About this exercise:
Nothing less than an exact copy of all the records is required.

(Data section begins)

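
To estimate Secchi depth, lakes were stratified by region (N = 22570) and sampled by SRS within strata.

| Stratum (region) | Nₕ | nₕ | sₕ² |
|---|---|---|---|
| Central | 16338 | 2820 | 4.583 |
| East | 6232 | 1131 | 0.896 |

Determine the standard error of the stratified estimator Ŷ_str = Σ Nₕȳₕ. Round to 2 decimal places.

619.77

Var(Ŷ_str) = Σₕ Nₕ²(1 − fₕ)sₕ²/nₕ.
Central: 16338²·(1 − 2820/16338)·4.583/2820 = 358931.92.
East: 6232²·(1 − 1131/6232)·0.896/1131 = 25184.201.
Sum = 384116.12.
SE = √(384116.12) = 619.77.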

(Data section ends)

Written answer:
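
To estimate Secchi depth, lakes were stratified by region (N = 22570) and sampled by SRS within strata.

| Stratum (region) | Nₕ | nₕ | sₕ² |
|---|---|---|---|
| Central | 16338 | 2820 | 4.583 |
| East | 6232 | 1131 | 0.896 |

Determine the standard error of the stratified estimator Ŷ_str = Σ Nₕȳₕ. Round to 2 decimal places.

619.77

Var(Ŷ_str) = Σₕ Nₕ²(1 − fₕ)sₕ²/nₕ.
Central: 16338²·(1 − 2820/16338)·4.583/2820 = 358931.92.
East: 6232²·(1 − 1131/6232)·0.896/1131 = 25184.201.
Sum = 384116.12.
SE = √(384116.12) = 619.77.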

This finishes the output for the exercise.